The data should be restated word for word, in full.

——————

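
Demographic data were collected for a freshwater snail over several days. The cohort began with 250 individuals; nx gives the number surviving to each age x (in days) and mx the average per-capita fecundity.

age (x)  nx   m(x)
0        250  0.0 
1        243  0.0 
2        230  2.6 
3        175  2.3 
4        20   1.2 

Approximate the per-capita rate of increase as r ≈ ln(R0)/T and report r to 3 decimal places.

0.578

lx = nx/n0 = nx/250: 1, 0.972, 0.92, 0.7, 0.08
R0 = Σ lx·mx = 0 + 0 + 2.392 + 1.61 + 0.096 = 4.098
Σ x·lx·mx = 9.998; T = 9.998/4.098 = 2.43973…
r ≈ ln(R0)/T = ln(4.098)/2.43973… = 0.57814… → 0.578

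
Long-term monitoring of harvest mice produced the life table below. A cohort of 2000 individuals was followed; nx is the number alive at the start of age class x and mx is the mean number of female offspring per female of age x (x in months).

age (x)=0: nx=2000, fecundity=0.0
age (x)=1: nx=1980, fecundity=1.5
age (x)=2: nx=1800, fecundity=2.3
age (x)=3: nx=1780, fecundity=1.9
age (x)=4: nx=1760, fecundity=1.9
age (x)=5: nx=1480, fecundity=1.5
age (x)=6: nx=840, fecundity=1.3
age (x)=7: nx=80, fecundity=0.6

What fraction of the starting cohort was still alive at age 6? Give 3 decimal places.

0.420

l_6 = n_6/n_0 = 840/2000 = 0.42 → 0.420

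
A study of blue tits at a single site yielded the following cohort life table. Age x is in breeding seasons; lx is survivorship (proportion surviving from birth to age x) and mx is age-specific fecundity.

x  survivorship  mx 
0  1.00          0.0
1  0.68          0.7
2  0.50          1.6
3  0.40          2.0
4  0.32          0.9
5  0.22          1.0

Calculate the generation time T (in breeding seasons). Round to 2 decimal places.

lx·mx: 0, 0.476, 0.8, 0.8, 0.288, 0.22 → R0 = 2.584
x·lx·mx: 0, 0.476, 1.6, 2.4, 1.152, 1.1 → Σ = 6.728
T = 6.728 / 2.584 = 2.603715… → 2.60

2.60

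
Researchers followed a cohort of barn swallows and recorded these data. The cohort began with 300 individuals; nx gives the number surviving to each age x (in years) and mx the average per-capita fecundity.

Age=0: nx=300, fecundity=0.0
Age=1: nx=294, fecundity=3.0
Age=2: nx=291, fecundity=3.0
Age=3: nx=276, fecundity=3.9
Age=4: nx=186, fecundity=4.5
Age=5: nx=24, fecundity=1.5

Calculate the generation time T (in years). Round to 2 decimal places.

lx = nx/n0 = nx/300: 1, 0.98, 0.97, 0.92, 0.62, 0.08
lx·mx: 0, 2.94, 2.91, 3.588, 2.79, 0.12 → R0 = 12.348
x·lx·mx: 0, 2.94, 5.82, 10.764, 11.16, 0.6 → Σ = 31.284
T = 31.284 / 12.348 = 2.533528… → 2.53

2.53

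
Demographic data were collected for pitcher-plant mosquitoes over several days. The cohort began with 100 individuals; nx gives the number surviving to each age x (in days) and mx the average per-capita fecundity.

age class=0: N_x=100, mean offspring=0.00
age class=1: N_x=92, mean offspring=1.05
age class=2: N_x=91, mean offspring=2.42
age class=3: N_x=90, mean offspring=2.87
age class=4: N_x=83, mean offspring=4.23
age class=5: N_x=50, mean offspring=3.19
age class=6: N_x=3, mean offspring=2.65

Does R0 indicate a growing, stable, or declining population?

growing

lx = nx/n0 = nx/100: 1, 0.92, 0.91, 0.9, 0.83, 0.5, 0.03
R0 = Σ lx·mx = 0 + 0.966 + 2.2022 + 2.583 + 3.5109 + 1.595 + 0.0795 = 10.9366
R0 > 1, so the population is growing.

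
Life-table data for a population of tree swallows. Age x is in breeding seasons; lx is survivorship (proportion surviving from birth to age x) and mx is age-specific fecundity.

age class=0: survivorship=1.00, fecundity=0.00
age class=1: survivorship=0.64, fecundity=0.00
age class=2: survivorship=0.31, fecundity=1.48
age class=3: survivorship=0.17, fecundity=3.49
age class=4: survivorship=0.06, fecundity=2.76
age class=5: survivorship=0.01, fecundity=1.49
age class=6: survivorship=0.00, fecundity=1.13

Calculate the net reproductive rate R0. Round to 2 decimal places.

lx·mx by age: 0, 0, 0.4588, 0.5933, 0.1656, 0.0149, 0
R0 = Σ lx·mx = 1.2326 → 1.23

1.23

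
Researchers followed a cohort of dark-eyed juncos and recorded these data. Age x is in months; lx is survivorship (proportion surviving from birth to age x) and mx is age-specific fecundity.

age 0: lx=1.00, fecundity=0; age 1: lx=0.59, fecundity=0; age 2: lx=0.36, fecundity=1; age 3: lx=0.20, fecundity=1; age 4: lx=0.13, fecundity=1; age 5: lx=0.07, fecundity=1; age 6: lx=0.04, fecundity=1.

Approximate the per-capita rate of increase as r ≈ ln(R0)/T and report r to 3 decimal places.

-0.073

R0 = Σ lx·mx = 0 + 0 + 0.36 + 0.2 + 0.13 + 0.07 + 0.04 = 0.8
Σ x·lx·mx = 2.43; T = 2.43/0.8 = 3.0375
r ≈ ln(R0)/T = ln(0.8)/3.0375 = -0.07346… → -0.073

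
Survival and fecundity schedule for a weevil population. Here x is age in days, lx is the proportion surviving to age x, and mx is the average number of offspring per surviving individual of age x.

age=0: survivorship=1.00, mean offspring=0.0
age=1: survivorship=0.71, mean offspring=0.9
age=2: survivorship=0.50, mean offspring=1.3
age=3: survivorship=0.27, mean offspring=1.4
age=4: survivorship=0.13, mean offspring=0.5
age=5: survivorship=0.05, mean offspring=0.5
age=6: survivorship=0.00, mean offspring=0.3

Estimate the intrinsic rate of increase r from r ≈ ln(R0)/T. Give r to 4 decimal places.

0.2864

R0 = Σ lx·mx = 0 + 0.639 + 0.65 + 0.378 + 0.065 + 0.025 + 0 = 1.757
Σ x·lx·mx = 3.458; T = 3.458/1.757 = 1.96813…
r ≈ ln(R0)/T = ln(1.757)/1.96813… = 0.286368… → 0.2864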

——————

= REPLY =
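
Demographic data were collected for a freshwater snail over several days. The cohort began with 250 individuals; nx gives the number surviving to each age x (in days) and mx the average per-capita fecundity.

age (x)  nx   m(x)
0        250  0.0 
1        243  0.0 
2        230  2.6 
3        175  2.3 
4        20   1.2 

Approximate the per-capita rate of increase as r ≈ ln(R0)/T and report r to 3 decimal places.

0.578

lx = nx/n0 = nx/250: 1, 0.972, 0.92, 0.7, 0.08
R0 = Σ lx·mx = 0 + 0 + 2.392 + 1.61 + 0.096 = 4.098
Σ x·lx·mx = 9.998; T = 9.998/4.098 = 2.43973…
r ≈ ln(R0)/T = ln(4.098)/2.43973… = 0.57814… → 0.578

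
Long-term monitoring of harvest mice produced the life table below. A cohort of 2000 individuals was followed; nx is the number alive at the start of age class x and mx is the mean number of female offspring per female of age x (x in months).

age (x)=0: nx=2000, fecundity=0.0
age (x)=1: nx=1980, fecundity=1.5
age (x)=2: nx=1800, fecundity=2.3
age (x)=3: nx=1780, fecundity=1.9
age (x)=4: nx=1760, fecundity=1.9
age (x)=5: nx=1480, fecundity=1.5
age (x)=6: nx=840, fecundity=1.3
age (x)=7: nx=80, fecundity=0.6

What fraction of the starting cohort was still alive at age 6? Give 3 decimal places.

0.420

l_6 = n_6/n_0 = 840/2000 = 0.42 → 0.420

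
A study of blue tits at a single site yielded the following cohort life table. Age x is in breeding seasons; lx is survivorship (proportion surviving from birth to age x) and mx is age-specific fecundity.

x  survivorship  mx 
0  1.00          0.0
1  0.68          0.7
2  0.50          1.6
3  0.40          2.0
4  0.32          0.9
5  0.22          1.0

Calculate the generation time T (in breeding seasons). Round to 2 decimal places.

lx·mx: 0, 0.476, 0.8, 0.8, 0.288, 0.22 → R0 = 2.584
x·lx·mx: 0, 0.476, 1.6, 2.4, 1.152, 1.1 → Σ = 6.728
T = 6.728 / 2.584 = 2.603715… → 2.60

2.60

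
Researchers followed a cohort of barn swallows and recorded these data. The cohort began with 300 individuals; nx gives the number surviving to each age x (in years) and mx the average per-capita fecundity.

Age=0: nx=300, fecundity=0.0
Age=1: nx=294, fecundity=3.0
Age=2: nx=291, fecundity=3.0
Age=3: nx=276, fecundity=3.9
Age=4: nx=186, fecundity=4.5
Age=5: nx=24, fecundity=1.5

Calculate the generation time T (in years). Round to 2 decimal places.

lx = nx/n0 = nx/300: 1, 0.98, 0.97, 0.92, 0.62, 0.08
lx·mx: 0, 2.94, 2.91, 3.588, 2.79, 0.12 → R0 = 12.348
x·lx·mx: 0, 2.94, 5.82, 10.764, 11.16, 0.6 → Σ = 31.284
T = 31.284 / 12.348 = 2.533528… → 2.53

2.53

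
Demographic data were collected for pitcher-plant mosquitoes over several days. The cohort began with 100 individuals; nx gives the number surviving to each age x (in days) and mx the average per-capita fecundity.

age class=0: N_x=100, mean offspring=0.00
age class=1: N_x=92, mean offspring=1.05
age class=2: N_x=91, mean offspring=2.42
age class=3: N_x=90, mean offspring=2.87
age class=4: N_x=83, mean offspring=4.23
age class=5: N_x=50, mean offspring=3.19
age class=6: N_x=3, mean offspring=2.65

Does R0 indicate a growing, stable, or declining population?

growing

lx = nx/n0 = nx/100: 1, 0.92, 0.91, 0.9, 0.83, 0.5, 0.03
R0 = Σ lx·mx = 0 + 0.966 + 2.2022 + 2.583 + 3.5109 + 1.595 + 0.0795 = 10.9366
R0 > 1, so the population is growing.

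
Life-table data for a population of tree swallows. Age x is in breeding seasons; lx is survivorship (proportion surviving from birth to age x) and mx is age-specific fecundity.

age class=0: survivorship=1.00, fecundity=0.00
age class=1: survivorship=0.64, fecundity=0.00
age class=2: survivorship=0.31, fecundity=1.48
age class=3: survivorship=0.17, fecundity=3.49
age class=4: survivorship=0.06, fecundity=2.76
age class=5: survivorship=0.01, fecundity=1.49
age class=6: survivorship=0.00, fecundity=1.13

Calculate the net reproductive rate R0. Round to 2 decimal places.

lx·mx by age: 0, 0, 0.4588, 0.5933, 0.1656, 0.0149, 0
R0 = Σ lx·mx = 1.2326 → 1.23

1.23

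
Researchers followed a cohort of dark-eyed juncos and recorded these data. Age x is in months; lx is survivorship (proportion surviving from birth to age x) and mx is age-specific fecundity.

age 0: lx=1.00, fecundity=0; age 1: lx=0.59, fecundity=0; age 2: lx=0.36, fecundity=1; age 3: lx=0.20, fecundity=1; age 4: lx=0.13, fecundity=1; age 5: lx=0.07, fecundity=1; age 6: lx=0.04, fecundity=1.

Approximate the per-capita rate of increase as r ≈ ln(R0)/T and report r to 3 decimal places.

-0.073

R0 = Σ lx·mx = 0 + 0 + 0.36 + 0.2 + 0.13 + 0.07 + 0.04 = 0.8
Σ x·lx·mx = 2.43; T = 2.43/0.8 = 3.0375
r ≈ ln(R0)/T = ln(0.8)/3.0375 = -0.07346… → -0.073

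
Survival and fecundity schedule for a weevil population. Here x is age in days, lx is the proportion surviving to age x, and mx is the average number of offspring per surviving individual of age x.

age=0: survivorship=1.00, mean offspring=0.0
age=1: survivorship=0.71, mean offspring=0.9
age=2: survivorship=0.50, mean offspring=1.3
age=3: survivorship=0.27, mean offspring=1.4
age=4: survivorship=0.13, mean offspring=0.5
age=5: survivorship=0.05, mean offspring=0.5
age=6: survivorship=0.00, mean offspring=0.3

Estimate the intrinsic rate of increase r from r ≈ ln(R0)/T. Give r to 4 decimal places.

0.2864

R0 = Σ lx·mx = 0 + 0.639 + 0.65 + 0.378 + 0.065 + 0.025 + 0 = 1.757
Σ x·lx·mx = 3.458; T = 3.458/1.757 = 1.96813…
r ≈ ln(R0)/T = ln(1.757)/1.96813… = 0.286368… → 0.2864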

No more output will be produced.